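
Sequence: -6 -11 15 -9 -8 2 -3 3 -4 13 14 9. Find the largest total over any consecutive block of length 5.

Each size-5 window and its sum:
-6 -11 15 -9 -8 → sum -19
-11 15 -9 -8 2 → sum -11
15 -9 -8 2 -3 → sum -3
-9 -8 2 -3 3 → sum -15
-8 2 -3 3 -4 → sum -10
2 -3 3 -4 13 → sum 11
-3 3 -4 13 14 → sum 23
3 -4 13 14 9 → sum 35
Largest of these is 35.

35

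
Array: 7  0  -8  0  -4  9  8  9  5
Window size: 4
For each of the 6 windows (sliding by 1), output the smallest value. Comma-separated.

Sliding a size-4 window across the 9 values:
[7, 0, -8, 0] → min -8
[0, -8, 0, -4] → min -8
[-8, 0, -4, 9] → min -8
[0, -4, 9, 8] → min -4
[-4, 9, 8, 9] → min -4
[9, 8, 9, 5] → min 5

-8, -8, -8, -4, -4, 5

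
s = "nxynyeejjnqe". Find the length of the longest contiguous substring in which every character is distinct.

4

add n: [n] len 1
add x: [n, x] len 2
add y: [n, x, y] len 3
add n (repeat n, move left end past it): [x, y, n] len 3
add y (repeat y, move left end past it): [n, y] len 2
add e: [n, y, e] len 3
add e (repeat e, move left end past it): [e] len 1
add j: [e, j] len 2
add j (repeat j, move left end past it): [j] len 1
add n: [j, n] len 2
add q: [j, n, q] len 3
add e: [j, n, q, e] len 4
Longest all-distinct length: 4.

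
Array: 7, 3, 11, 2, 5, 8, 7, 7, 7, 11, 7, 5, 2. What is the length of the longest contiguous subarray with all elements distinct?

[7] len 1
[7, 3] len 2
[7, 3, 11] len 3
[7, 3, 11, 2] len 4
[7, 3, 11, 2, 5] len 5
[7, 3, 11, 2, 5, 8] len 6
[3, 11, 2, 5, 8, 7] len 6
[7] len 1
[7] len 1
[7, 11] len 2
[11, 7] len 2
[11, 7, 5] len 3
[11, 7, 5, 2] len 4
Longest all-distinct length: 6.

6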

§ §

> Action item: Retype every line of the material exactly.

> Completed task:
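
Sequence: -6 -11 15 -9 -8 2 -3 3 -4 13 14 9. Find the largest total over any consecutive block of length 5.

Each size-5 window and its sum:
-6 -11 15 -9 -8 → sum -19
-11 15 -9 -8 2 → sum -11
15 -9 -8 2 -3 → sum -3
-9 -8 2 -3 3 → sum -15
-8 2 -3 3 -4 → sum -10
2 -3 3 -4 13 → sum 11
-3 3 -4 13 14 → sum 23
3 -4 13 14 9 → sum 35
Largest of these is 35.

35

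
Array: 7  0  -8  0  -4  9  8  9  5
Window size: 4
For each of the 6 windows (sliding by 1), output the smallest value. Comma-separated.

Sliding a size-4 window across the 9 values:
[7, 0, -8, 0] → min -8
[0, -8, 0, -4] → min -8
[-8, 0, -4, 9] → min -8
[0, -4, 9, 8] → min -4
[-4, 9, 8, 9] → min -4
[9, 8, 9, 5] → min 5

-8, -8, -8, -4, -4, 5

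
s = "nxynyeejjnqe". Find the length of the longest contiguous substring in which every character is distinct.

4

add n: [n] len 1
add x: [n, x] len 2
add y: [n, x, y] len 3
add n (repeat n, move left end past it): [x, y, n] len 3
add y (repeat y, move left end past it): [n, y] len 2
add e: [n, y, e] len 3
add e (repeat e, move left end past it): [e] len 1
add j: [e, j] len 2
add j (repeat j, move left end past it): [j] len 1
add n: [j, n] len 2
add q: [j, n, q] len 3
add e: [j, n, q, e] len 4
Longest all-distinct length: 4.

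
Array: 7, 3, 11, 2, 5, 8, 7, 7, 7, 11, 7, 5, 2. What is the length of the longest contiguous subarray with all elements distinct?

[7] len 1
[7, 3] len 2
[7, 3, 11] len 3
[7, 3, 11, 2] len 4
[7, 3, 11, 2, 5] len 5
[7, 3, 11, 2, 5, 8] len 6
[3, 11, 2, 5, 8, 7] len 6
[7] len 1
[7] len 1
[7, 11] len 2
[11, 7] len 2
[11, 7, 5] len 3
[11, 7, 5, 2] len 4
Longest all-distinct length: 6.

6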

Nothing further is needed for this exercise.